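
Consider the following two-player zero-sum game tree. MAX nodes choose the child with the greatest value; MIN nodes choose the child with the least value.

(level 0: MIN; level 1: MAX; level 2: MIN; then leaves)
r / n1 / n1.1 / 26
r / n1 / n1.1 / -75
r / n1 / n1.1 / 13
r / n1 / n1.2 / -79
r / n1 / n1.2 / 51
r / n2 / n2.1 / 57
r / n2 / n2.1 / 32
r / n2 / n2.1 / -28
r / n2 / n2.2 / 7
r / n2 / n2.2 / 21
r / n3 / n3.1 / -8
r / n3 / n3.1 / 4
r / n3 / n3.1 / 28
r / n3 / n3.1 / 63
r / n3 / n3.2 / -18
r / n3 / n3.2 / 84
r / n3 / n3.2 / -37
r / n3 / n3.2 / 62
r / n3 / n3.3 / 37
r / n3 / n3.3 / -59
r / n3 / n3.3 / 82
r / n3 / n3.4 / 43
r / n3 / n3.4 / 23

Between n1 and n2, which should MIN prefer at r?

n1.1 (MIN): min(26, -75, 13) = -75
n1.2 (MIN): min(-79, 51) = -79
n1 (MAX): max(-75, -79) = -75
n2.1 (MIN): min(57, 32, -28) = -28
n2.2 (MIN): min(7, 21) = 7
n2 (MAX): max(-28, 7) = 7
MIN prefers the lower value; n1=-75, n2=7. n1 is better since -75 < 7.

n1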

++++

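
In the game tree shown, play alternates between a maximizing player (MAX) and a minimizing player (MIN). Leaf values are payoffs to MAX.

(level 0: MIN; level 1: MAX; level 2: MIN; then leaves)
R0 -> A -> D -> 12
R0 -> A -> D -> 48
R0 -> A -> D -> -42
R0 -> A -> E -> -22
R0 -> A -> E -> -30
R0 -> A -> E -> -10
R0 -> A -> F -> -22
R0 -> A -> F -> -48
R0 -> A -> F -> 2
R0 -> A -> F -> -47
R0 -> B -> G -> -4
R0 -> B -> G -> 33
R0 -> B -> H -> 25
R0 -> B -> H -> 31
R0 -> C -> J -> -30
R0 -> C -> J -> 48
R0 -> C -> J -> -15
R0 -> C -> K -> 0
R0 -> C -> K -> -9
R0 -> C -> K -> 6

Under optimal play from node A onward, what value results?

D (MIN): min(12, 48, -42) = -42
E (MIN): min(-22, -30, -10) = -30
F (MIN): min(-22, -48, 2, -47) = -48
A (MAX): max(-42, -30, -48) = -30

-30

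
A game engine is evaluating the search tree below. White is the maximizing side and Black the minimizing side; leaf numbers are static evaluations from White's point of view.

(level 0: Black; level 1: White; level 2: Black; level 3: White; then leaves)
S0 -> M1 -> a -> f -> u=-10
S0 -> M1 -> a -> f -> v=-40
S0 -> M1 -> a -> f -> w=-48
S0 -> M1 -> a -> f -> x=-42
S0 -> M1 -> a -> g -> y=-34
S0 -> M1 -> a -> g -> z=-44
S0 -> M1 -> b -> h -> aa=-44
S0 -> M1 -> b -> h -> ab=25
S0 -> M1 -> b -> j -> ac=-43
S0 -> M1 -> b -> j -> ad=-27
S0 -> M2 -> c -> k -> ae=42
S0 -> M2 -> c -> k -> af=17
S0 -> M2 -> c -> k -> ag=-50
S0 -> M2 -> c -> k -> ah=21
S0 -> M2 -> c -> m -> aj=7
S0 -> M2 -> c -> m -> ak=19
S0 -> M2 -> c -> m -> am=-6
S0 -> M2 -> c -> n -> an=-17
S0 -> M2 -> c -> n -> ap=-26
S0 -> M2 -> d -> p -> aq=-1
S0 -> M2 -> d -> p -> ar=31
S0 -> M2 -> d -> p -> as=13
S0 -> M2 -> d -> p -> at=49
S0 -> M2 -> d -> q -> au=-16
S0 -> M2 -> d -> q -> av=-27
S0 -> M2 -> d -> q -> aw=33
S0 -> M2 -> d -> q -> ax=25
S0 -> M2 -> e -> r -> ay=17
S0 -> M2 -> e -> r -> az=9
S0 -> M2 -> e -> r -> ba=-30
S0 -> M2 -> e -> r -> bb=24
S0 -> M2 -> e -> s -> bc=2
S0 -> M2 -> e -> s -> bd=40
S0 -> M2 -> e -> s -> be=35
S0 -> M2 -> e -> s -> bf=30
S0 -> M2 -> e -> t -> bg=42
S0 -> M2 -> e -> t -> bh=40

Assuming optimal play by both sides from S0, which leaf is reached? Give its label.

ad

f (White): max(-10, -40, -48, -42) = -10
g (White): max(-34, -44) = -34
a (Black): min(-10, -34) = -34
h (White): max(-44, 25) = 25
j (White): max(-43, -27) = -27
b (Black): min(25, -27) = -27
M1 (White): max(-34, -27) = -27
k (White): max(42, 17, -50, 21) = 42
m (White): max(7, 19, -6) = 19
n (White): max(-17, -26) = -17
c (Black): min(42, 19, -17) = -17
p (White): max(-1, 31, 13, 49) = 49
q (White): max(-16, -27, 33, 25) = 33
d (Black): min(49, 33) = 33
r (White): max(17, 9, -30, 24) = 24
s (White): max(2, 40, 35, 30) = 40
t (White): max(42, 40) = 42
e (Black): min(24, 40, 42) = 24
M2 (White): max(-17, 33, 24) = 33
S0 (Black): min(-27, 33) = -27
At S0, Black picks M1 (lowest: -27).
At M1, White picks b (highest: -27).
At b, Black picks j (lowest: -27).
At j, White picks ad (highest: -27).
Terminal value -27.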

++++

# EXERCISE DIRECTIONS
Wherever the string "game" shows up in the material, copy the line that holds it.

# TASK RESULT
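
Consider the following two-player zero-sum game tree. MAX nodes choose the child with the greatest value; MIN nodes choose the child with the least value.
In the game tree shown, play alternates between a maximizing player (MAX) and a minimizing player (MIN). Leaf values are payoffs to MAX.
A game engine is evaluating the search tree below. White is the maximizing side and Black the minimizing side; leaf numbers are static evaluations from White's point of view.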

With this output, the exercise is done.